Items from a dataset
------------
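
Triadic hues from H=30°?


Triadic: equally spaced at 120° intervals
H1 = 30°
H2 = (30 + 120) mod 360 = 150°
H3 = (30 + 240) mod 360 = 270°
Triadic = 30°, 150°, 270°


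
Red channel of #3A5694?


Color: #3A5694
R = 3A = 58
G = 56 = 86
B = 94 = 148
Red = 58


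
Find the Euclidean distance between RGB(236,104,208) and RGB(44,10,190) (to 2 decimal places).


d = √[(R₁-R₂)² + (G₁-G₂)² + (B₁-B₂)²]
d = √[(236-44)² + (104-10)² + (208-190)²]
d = √[36864 + 8836 + 324]
d = √46024
d ≈ 214.53


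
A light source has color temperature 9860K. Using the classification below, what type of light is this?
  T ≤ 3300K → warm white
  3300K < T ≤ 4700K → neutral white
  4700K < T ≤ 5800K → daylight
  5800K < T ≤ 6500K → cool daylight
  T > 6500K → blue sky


Temperature: 9860K
9860K > 6500K → blue sky
Classification: blue sky


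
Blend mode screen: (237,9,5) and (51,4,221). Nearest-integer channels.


Screen: C = 255 - (255-A)×(255-B)/255, rounded to nearest integer
R: 255 - (255-237)×(255-51)/255 = 255 - 3672/255 ≈ 255 - 14.400 = 240.600 → 241
G: 255 - (255-9)×(255-4)/255 = 255 - 61746/255 ≈ 255 - 242.141 = 12.859 → 13
B: 255 - (255-5)×(255-221)/255 = 255 - 8500/255 ≈ 255 - 33.333 = 221.667 → 222
= RGB(241, 13, 222)


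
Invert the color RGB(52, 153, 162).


Invert: (255-R, 255-G, 255-B)
R: 255-52 = 203
G: 255-153 = 102
B: 255-162 = 93
= RGB(203, 102, 93)


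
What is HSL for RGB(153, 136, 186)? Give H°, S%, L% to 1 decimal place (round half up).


Normalize: R'=153/255≈0.6000, G'=136/255≈0.5333, B'=186/255≈0.7294
Max=186/255, Min=136/255, Δ=Max-Min=50/255
L = (Max+Min)/2 = (186+136)/510 = 322/510 = 0.63137… → L = 63.1%
L > 0.5 → S = Δ/(2-Max-Min) = 50/(510-186-136) = 50/188 = 0.26595… → S = 26.6%
(the 1/255 factors cancel in S and H, so raw channel differences can be used)
Max is B' → H = 60 × ((R-G)/Δ + 4) = 60 × ((153-136)/50 + 4)
  17/50 + 4 = 0.34 + 4 = 4.34
  H = 60 × 4.34 = 260.4° → H = 260.4°
= HSL(260.4°, 26.6%, 63.1%)


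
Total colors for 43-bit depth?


Colors = 2^bits = 2^43
= 8,796,093,022,208 colors


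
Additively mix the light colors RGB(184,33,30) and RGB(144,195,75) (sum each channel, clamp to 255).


Additive: each channel = min(255, C₁+C₂)
R: 184+144 = 328 → 255
G: 33+195 = 228 → 228
B: 30+75 = 105 → 105
= RGB(255, 228, 105)


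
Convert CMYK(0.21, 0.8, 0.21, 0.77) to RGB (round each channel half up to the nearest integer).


R = 255 × (1-C) × (1-K) = 255 × 0.79 × 0.23 = 46.3335 → 46
G = 255 × (1-M) × (1-K) = 255 × 0.20 × 0.23 = 11.73 → 12
B = 255 × (1-Y) × (1-K) = 255 × 0.79 × 0.23 = 46.3335 → 46
= RGB(46, 12, 46)


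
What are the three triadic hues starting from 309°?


Triadic: equally spaced at 120° intervals
H1 = 309°
H2 = (309 + 120) mod 360 = 69°
H3 = (309 + 240) mod 360 = 189°
Triadic = 309°, 69°, 189°


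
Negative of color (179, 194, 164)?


Invert: (255-R, 255-G, 255-B)
R: 255-179 = 76
G: 255-194 = 61
B: 255-164 = 91
= RGB(76, 61, 91)


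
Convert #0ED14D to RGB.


0E → 14 (R)
D1 → 209 (G)
4D → 77 (B)
= RGB(14, 209, 77)


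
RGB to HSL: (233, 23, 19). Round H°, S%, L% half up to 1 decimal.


Normalize: R'=233/255≈0.9137, G'=23/255≈0.0902, B'=19/255≈0.0745
Max=233/255, Min=19/255, Δ=Max-Min=214/255
L = (Max+Min)/2 = (233+19)/510 = 252/510 = 0.49411… → L = 49.4%
L ≤ 0.5 → S = Δ/(Max+Min) = 214/(233+19) = 214/252 = 0.84920… → S = 84.9%
(the 1/255 factors cancel in S and H, so raw channel differences can be used)
Max is R' → H = 60 × (((G-B)/Δ) mod 6) = 60 × (((23-19)/214) mod 6)
  4/214 = 0.0186…
  H = 60 × 0.0186… = 1.121…° → H = 1.1°
= HSL(1.1°, 84.9%, 49.4%)


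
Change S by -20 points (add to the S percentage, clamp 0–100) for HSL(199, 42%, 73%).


Original S = 42%
Adjustment = -20 percentage points
New S = 42 + (-20) = 22
Clamp to [0, 100] → 22
= HSL(199°, 22%, 73%)


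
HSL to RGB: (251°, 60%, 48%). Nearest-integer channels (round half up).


H=251°, S=0.60, L=0.48
C = (1-|2L-1|)×S = (1-|-0.04|)×0.60 = 0.576
H' = H/60 = 251/60 ≈ 4.1833; X = C×(1-|H' mod 2 - 1|) = 0.1056
m = L - C/2 = 0.48 - 0.288 = 0.192
Sector ⌊H'⌋ = 4 → (R',G',B') = (0.1056, 0.0, 0.576)
RGB = ((R'+m)×255, (G'+m)×255, (B'+m)×255) = (75.888, 48.96, 195.84)
Round half up → RGB(76, 49, 196)


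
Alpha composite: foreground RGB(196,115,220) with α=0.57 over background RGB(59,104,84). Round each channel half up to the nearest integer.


C = α×F + (1-α)×B, with 1-α = 0.43
R: 0.57×196 + 0.43×59 = 111.72 + 25.37 = 137.09 → 137
G: 0.57×115 + 0.43×104 = 65.55 + 44.72 = 110.27 → 110
B: 0.57×220 + 0.43×84 = 125.40 + 36.12 = 161.52 → 162
= RGB(137, 110, 162)


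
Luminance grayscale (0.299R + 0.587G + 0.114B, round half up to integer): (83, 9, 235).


Gray = 0.299×R + 0.587×G + 0.114×B
Gray = 0.299×83 + 0.587×9 + 0.114×235
Gray = 24.817 + 5.283 + 26.790
Gray = 56.890 → round half up → 57
Gray = 57


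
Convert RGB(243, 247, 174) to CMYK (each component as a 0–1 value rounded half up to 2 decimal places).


R'=243/255≈0.9529, G'=247/255≈0.9686, B'=174/255≈0.6824
K = 1 - max(R',G',B') = 1 - 247/255 = 8/255 = 0.03137… → 0.03
(1-R'-K)/(1-K) simplifies to (max-R)/max with max = 247:
C = (247-243)/247 = 4/247 = 0.01619… → 0.02
M = (247-247)/247 = 0/247 = 0 → 0.00
Y = (247-174)/247 = 73/247 = 0.29554… → 0.30
= CMYK(0.02, 0.00, 0.30, 0.03)


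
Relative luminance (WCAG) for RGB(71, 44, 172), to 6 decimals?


Linearize each channel (sRGB transfer function): c = v/255; c_lin = c/12.92 if c ≤ 0.04045, else ((c+0.055)/1.055)^2.4
  R: 71/255 ≈ 0.278431 > 0.04045 → ((0.278431+0.055)/1.055)^2.4 ≈ 0.063010
  G: 44/255 ≈ 0.172549 > 0.04045 → ((0.172549+0.055)/1.055)^2.4 ≈ 0.025187
  B: 172/255 ≈ 0.674510 > 0.04045 → ((0.674510+0.055)/1.055)^2.4 ≈ 0.412543
R_lin = 0.063010, G_lin = 0.025187, B_lin = 0.412543
L = 0.2126×R + 0.7152×G + 0.0722×B
L = 0.2126×0.063010 + 0.7152×0.025187 + 0.0722×0.412543
L ≈ 0.061195


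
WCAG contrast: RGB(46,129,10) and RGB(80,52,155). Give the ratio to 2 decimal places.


Linearize each sRGB channel c=v/255: c/12.92 if c ≤ 0.04045 else ((c+0.055)/1.055)^2.4
L = 0.2126×R_lin + 0.7152×G_lin + 0.0722×B_lin
Color 1 (46,129,10):
  R=46: 46/255≈0.1804 > 0.04045 → ((0.1804+0.055)/1.055)^2.4 ≈ 0.02732
  G=129: 129/255≈0.5059 > 0.04045 → ((0.5059+0.055)/1.055)^2.4 ≈ 0.21953
  B=10: 10/255≈0.0392 ≤ 0.04045 → 0.0392/12.92 ≈ 0.00304
  L1 = 0.2126×0.02732 + 0.7152×0.21953 + 0.0722×0.00304 ≈ 0.16303
Color 2 (80,52,155):
  R=80: 80/255≈0.3137 > 0.04045 → ((0.3137+0.055)/1.055)^2.4 ≈ 0.08022
  G=52: 52/255≈0.2039 > 0.04045 → ((0.2039+0.055)/1.055)^2.4 ≈ 0.03434
  B=155: 155/255≈0.6078 > 0.04045 → ((0.6078+0.055)/1.055)^2.4 ≈ 0.32778
  L2 = 0.2126×0.08022 + 0.7152×0.03434 + 0.0722×0.32778 ≈ 0.06528
Lighter = 0.16303, Darker = 0.06528
Ratio = (L_lighter + 0.05) / (L_darker + 0.05)
Ratio = (0.16303 + 0.05) / (0.06528 + 0.05) = 0.21303 / 0.11528 ≈ 1.8480
Ratio ≈ 1.85:1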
------------
* _About this task_
Each line that holds the string "white" is to be copied from the entries above.

* _Response to this task_
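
  T ≤ 3300K → warm white
  3300K < T ≤ 4700K → neutral white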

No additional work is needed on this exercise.